Input material:
+++
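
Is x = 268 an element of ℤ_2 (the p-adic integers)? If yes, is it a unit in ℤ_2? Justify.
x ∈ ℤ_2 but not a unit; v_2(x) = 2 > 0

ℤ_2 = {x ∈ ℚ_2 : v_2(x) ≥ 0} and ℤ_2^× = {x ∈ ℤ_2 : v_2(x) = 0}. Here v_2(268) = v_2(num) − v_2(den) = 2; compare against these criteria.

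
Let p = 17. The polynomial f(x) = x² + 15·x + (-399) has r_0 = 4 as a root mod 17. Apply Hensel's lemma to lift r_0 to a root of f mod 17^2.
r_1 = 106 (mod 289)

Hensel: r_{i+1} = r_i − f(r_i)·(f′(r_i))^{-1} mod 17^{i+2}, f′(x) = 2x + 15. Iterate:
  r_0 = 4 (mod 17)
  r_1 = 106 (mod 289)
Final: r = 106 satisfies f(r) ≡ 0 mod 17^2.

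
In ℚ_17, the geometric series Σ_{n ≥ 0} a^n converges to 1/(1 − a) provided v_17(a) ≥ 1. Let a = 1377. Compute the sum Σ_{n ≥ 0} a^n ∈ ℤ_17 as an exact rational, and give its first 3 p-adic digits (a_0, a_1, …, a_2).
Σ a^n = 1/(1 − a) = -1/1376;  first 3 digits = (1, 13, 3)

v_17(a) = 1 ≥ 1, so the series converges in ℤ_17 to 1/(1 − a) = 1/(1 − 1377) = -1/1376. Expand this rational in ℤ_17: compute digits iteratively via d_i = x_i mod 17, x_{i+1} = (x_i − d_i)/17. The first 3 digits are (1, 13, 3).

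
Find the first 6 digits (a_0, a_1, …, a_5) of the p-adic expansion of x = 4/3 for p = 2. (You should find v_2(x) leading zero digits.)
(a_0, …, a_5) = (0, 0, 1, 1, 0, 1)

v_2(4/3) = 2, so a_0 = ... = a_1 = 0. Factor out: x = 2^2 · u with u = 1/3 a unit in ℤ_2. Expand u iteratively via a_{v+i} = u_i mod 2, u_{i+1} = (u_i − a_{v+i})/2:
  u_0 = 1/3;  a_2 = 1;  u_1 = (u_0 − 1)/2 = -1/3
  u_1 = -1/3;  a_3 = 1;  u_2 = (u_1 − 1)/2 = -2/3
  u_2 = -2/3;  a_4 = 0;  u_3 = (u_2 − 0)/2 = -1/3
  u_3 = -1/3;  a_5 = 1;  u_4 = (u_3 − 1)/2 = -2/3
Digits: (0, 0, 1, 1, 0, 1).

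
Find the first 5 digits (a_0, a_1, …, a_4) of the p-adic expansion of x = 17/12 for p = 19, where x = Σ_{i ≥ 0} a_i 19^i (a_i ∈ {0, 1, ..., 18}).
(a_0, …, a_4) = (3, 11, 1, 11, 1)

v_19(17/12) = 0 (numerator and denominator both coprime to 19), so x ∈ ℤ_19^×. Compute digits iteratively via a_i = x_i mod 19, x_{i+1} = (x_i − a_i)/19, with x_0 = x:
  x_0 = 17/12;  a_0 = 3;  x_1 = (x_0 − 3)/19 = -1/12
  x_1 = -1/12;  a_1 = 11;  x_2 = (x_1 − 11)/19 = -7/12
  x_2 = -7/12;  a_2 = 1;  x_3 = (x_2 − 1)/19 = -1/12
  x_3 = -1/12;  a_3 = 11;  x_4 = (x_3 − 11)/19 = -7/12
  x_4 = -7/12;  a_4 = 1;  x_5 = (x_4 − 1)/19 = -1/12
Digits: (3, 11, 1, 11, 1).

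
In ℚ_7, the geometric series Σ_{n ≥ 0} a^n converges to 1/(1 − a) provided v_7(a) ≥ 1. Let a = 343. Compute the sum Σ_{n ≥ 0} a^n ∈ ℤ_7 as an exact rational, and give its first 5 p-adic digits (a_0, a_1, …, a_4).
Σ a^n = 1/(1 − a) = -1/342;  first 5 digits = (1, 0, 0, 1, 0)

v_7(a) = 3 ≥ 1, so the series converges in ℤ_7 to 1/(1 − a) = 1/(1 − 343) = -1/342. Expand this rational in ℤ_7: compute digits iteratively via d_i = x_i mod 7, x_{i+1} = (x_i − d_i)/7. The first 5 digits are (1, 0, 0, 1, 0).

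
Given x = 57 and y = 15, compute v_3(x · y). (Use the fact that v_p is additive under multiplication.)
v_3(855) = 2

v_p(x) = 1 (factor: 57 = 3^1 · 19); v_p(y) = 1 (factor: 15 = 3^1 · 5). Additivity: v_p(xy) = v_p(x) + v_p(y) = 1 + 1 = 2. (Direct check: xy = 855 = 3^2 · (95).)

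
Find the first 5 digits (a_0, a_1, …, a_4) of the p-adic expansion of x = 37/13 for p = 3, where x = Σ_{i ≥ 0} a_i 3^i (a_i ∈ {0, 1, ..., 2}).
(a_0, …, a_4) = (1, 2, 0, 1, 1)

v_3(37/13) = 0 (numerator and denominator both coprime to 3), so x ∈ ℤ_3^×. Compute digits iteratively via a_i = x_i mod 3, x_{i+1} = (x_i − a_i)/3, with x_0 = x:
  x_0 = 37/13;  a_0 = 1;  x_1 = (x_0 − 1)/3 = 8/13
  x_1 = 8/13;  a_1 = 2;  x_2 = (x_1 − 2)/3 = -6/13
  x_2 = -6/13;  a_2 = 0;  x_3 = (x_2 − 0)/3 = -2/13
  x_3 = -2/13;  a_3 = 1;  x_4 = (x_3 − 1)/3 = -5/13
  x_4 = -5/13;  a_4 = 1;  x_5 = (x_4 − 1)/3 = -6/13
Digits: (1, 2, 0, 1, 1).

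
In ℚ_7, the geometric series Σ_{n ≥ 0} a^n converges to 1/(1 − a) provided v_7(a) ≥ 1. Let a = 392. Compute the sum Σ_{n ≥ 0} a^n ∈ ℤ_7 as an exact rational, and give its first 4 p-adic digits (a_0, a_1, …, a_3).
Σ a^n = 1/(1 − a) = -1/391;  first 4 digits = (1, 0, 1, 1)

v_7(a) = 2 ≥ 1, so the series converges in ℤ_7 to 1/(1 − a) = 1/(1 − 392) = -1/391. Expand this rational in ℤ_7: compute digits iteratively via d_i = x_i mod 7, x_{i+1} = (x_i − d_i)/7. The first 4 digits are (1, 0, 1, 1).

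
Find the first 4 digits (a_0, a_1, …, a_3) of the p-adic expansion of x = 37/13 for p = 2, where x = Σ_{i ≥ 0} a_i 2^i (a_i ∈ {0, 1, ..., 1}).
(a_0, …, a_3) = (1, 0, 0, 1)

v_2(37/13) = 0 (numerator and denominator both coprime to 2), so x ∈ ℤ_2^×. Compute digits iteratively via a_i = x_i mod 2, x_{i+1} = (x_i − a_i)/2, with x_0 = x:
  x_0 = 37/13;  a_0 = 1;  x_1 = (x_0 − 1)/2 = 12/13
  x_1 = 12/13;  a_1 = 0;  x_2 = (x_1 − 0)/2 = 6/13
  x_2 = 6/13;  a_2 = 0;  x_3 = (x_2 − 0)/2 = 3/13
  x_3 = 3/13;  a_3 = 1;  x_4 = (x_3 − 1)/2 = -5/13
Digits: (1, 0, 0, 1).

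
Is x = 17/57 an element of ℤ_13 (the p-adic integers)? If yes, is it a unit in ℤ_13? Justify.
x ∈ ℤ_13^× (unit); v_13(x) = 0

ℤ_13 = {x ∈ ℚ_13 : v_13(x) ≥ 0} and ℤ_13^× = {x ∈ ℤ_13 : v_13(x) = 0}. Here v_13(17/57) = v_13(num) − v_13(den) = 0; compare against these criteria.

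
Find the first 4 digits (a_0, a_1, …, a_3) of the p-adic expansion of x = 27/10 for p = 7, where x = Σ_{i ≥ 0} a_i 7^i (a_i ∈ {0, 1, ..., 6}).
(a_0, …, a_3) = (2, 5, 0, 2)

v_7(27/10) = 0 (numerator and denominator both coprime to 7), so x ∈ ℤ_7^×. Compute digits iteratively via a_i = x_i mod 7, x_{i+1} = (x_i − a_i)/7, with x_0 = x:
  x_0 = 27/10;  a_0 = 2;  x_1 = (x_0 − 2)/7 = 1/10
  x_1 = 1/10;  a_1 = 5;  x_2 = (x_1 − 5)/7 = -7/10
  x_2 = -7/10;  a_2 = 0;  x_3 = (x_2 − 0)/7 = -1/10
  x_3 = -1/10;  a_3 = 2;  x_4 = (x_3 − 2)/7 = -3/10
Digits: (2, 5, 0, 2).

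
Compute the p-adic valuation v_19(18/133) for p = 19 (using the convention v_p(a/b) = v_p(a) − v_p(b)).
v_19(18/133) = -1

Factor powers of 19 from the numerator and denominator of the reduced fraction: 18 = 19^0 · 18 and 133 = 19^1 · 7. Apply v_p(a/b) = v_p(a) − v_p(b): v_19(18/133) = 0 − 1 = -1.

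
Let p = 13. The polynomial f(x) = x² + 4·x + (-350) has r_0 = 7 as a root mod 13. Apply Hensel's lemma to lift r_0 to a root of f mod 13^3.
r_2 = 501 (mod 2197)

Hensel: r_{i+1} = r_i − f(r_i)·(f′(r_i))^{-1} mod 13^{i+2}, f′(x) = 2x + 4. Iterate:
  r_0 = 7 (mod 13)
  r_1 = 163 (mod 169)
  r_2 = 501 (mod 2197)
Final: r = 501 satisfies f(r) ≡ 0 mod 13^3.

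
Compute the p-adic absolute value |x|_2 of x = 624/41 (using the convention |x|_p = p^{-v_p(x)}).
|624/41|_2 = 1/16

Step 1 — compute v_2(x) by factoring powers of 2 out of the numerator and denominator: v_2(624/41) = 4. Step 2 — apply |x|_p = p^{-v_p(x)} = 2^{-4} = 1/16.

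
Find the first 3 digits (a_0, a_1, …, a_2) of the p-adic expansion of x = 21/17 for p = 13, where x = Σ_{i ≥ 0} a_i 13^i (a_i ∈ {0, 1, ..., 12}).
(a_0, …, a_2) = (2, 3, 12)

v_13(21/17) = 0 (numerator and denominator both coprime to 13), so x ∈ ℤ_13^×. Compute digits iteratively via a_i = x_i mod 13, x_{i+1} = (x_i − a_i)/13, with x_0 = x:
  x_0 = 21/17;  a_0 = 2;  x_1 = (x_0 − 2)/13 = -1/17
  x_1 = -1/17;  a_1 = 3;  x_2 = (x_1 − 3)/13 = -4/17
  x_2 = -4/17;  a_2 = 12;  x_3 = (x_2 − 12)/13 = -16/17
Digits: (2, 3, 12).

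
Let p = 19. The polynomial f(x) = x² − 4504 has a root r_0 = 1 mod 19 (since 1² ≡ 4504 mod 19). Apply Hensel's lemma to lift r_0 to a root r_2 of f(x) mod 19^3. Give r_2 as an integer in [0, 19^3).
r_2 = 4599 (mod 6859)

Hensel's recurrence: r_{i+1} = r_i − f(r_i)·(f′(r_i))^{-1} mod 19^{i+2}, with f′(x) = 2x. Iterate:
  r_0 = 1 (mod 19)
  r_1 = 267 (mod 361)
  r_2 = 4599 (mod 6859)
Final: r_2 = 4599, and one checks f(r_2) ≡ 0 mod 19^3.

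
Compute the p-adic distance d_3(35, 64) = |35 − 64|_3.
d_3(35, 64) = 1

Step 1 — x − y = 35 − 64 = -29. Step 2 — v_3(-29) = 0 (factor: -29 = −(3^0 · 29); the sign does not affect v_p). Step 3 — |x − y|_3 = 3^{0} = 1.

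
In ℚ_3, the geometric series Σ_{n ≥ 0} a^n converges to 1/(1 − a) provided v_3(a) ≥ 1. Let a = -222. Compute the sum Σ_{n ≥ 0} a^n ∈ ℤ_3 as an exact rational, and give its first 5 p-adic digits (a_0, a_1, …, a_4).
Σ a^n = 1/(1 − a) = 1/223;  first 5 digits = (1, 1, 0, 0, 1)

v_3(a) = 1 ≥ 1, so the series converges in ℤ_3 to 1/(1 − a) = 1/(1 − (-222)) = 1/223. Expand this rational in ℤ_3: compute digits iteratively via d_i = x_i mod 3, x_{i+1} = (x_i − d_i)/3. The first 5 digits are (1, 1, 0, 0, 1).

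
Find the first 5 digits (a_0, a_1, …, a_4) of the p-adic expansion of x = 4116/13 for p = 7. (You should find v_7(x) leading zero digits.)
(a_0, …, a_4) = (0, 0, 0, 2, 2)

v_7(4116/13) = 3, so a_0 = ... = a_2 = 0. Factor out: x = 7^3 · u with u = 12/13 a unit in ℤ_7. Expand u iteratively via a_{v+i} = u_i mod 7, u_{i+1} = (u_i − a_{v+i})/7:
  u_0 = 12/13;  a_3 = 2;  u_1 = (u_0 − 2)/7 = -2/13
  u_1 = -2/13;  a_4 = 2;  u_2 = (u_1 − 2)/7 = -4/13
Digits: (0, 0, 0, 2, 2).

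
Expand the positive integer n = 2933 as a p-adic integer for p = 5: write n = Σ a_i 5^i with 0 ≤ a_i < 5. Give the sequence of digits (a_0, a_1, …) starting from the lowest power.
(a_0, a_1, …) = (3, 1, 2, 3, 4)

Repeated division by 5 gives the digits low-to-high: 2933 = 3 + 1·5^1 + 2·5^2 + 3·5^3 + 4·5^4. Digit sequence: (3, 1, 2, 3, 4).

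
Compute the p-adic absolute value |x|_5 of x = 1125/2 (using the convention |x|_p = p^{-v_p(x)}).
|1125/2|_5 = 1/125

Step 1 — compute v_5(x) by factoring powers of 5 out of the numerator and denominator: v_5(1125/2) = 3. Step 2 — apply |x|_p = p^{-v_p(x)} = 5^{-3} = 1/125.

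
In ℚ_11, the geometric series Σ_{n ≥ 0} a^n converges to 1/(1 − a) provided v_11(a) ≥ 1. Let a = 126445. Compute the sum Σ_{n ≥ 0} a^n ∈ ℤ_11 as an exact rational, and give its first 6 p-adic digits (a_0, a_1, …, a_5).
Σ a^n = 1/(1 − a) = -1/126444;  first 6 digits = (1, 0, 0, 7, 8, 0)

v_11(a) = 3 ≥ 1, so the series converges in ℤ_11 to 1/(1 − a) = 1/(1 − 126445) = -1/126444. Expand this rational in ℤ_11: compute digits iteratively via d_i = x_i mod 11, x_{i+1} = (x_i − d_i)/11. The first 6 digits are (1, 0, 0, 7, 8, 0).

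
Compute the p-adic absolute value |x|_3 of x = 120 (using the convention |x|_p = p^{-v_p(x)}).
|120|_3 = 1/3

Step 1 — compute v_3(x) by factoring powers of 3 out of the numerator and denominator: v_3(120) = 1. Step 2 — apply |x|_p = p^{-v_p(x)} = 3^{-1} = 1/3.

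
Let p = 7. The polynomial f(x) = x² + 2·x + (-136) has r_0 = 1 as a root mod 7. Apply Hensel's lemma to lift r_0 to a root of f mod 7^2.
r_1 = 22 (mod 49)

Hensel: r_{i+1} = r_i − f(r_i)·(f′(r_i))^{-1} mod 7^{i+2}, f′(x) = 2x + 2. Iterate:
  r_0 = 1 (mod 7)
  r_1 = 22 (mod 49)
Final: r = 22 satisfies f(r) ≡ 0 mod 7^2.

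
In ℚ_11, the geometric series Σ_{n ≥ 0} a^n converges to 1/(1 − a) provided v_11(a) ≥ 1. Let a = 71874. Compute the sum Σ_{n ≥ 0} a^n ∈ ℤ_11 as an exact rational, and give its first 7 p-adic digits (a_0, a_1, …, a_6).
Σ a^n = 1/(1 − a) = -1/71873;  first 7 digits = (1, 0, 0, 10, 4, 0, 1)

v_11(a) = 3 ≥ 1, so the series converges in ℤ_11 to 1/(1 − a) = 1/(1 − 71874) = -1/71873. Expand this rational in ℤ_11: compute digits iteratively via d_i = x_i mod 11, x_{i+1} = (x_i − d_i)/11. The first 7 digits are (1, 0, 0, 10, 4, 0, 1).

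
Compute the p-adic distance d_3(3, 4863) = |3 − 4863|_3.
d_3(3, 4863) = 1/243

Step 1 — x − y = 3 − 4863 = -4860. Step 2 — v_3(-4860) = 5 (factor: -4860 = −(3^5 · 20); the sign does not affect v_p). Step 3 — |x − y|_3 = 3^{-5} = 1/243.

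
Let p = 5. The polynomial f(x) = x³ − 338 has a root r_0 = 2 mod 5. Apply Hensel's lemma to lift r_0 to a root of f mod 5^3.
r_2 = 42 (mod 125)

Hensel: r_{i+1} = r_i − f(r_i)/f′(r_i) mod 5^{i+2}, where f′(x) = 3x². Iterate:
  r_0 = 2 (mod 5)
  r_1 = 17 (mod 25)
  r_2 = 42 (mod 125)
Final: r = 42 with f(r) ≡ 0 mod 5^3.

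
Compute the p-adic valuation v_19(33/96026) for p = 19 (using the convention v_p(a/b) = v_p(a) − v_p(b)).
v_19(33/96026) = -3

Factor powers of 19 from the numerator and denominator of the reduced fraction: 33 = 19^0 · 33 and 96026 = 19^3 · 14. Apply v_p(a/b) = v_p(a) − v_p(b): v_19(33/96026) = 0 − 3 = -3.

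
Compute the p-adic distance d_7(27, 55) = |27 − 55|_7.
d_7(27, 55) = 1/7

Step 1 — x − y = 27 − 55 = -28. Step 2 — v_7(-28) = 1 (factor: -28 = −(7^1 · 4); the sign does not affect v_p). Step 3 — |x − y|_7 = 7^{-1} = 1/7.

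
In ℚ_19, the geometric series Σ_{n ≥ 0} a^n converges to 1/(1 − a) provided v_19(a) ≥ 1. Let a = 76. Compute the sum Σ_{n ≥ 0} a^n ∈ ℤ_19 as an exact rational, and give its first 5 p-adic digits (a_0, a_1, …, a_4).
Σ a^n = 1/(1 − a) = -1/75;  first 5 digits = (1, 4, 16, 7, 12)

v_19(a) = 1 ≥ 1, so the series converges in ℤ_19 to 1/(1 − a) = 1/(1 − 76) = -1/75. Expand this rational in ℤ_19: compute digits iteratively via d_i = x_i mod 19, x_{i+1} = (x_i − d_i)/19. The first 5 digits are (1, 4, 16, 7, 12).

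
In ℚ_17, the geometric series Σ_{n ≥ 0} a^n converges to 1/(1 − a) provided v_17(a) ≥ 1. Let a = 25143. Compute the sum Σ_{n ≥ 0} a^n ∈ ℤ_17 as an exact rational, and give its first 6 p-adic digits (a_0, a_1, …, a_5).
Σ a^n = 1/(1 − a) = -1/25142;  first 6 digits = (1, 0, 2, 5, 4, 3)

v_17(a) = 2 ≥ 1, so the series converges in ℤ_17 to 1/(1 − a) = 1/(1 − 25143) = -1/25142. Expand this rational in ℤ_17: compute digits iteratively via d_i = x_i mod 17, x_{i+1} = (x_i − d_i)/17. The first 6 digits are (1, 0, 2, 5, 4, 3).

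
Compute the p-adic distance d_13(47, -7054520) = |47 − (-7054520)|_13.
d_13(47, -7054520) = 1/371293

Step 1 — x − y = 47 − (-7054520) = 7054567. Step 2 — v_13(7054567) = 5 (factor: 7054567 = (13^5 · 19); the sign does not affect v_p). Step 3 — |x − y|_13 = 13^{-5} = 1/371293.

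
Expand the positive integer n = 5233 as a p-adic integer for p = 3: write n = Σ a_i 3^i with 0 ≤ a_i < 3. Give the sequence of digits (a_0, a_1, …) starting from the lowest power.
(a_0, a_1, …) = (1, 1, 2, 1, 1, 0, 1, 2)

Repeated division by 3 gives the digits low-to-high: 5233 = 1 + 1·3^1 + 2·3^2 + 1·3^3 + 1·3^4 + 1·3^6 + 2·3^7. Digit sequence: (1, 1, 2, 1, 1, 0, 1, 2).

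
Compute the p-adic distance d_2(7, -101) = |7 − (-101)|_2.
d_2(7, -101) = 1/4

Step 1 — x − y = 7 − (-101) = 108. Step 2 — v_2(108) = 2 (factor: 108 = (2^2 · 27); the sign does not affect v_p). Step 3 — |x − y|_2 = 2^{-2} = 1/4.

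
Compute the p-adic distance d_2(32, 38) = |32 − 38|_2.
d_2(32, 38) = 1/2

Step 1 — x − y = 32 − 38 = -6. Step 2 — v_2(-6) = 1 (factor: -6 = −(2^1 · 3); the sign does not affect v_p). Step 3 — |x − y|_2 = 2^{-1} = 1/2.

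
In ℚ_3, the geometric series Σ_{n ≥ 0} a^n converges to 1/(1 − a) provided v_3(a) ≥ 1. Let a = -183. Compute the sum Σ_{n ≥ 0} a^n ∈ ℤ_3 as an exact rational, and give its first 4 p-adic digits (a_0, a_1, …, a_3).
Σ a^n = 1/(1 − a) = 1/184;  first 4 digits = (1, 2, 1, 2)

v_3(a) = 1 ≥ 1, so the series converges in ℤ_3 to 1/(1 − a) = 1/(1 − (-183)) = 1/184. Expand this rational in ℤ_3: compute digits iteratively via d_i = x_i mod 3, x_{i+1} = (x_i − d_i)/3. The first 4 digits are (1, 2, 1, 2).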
+++
Assignment: Set down exactly, and only, the lines from the one with "Expand the positive integer n = 5233" to the final line of the data.

Task response:
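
Expand the positive integer n = 5233 as a p-adic integer for p = 3: write n = Σ a_i 3^i with 0 ≤ a_i < 3. Give the sequence of digits (a_0, a_1, …) starting from the lowest power.
(a_0, a_1, …) = (1, 1, 2, 1, 1, 0, 1, 2)

Repeated division by 3 gives the digits low-to-high: 5233 = 1 + 1·3^1 + 2·3^2 + 1·3^3 + 1·3^4 + 1·3^6 + 2·3^7. Digit sequence: (1, 1, 2, 1, 1, 0, 1, 2).

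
Compute the p-adic distance d_2(7, -101) = |7 − (-101)|_2.
d_2(7, -101) = 1/4

Step 1 — x − y = 7 − (-101) = 108. Step 2 — v_2(108) = 2 (factor: 108 = (2^2 · 27); the sign does not affect v_p). Step 3 — |x − y|_2 = 2^{-2} = 1/4.

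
Compute the p-adic distance d_2(32, 38) = |32 − 38|_2.
d_2(32, 38) = 1/2

Step 1 — x − y = 32 − 38 = -6. Step 2 — v_2(-6) = 1 (factor: -6 = −(2^1 · 3); the sign does not affect v_p). Step 3 — |x − y|_2 = 2^{-1} = 1/2.

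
In ℚ_3, the geometric series Σ_{n ≥ 0} a^n converges to 1/(1 − a) provided v_3(a) ≥ 1. Let a = -183. Compute the sum Σ_{n ≥ 0} a^n ∈ ℤ_3 as an exact rational, and give its first 4 p-adic digits (a_0, a_1, …, a_3).
Σ a^n = 1/(1 − a) = 1/184;  first 4 digits = (1, 2, 1, 2)

v_3(a) = 1 ≥ 1, so the series converges in ℤ_3 to 1/(1 − a) = 1/(1 − (-183)) = 1/184. Expand this rational in ℤ_3: compute digits iteratively via d_i = x_i mod 3, x_{i+1} = (x_i − d_i)/3. The first 4 digits are (1, 2, 1, 2).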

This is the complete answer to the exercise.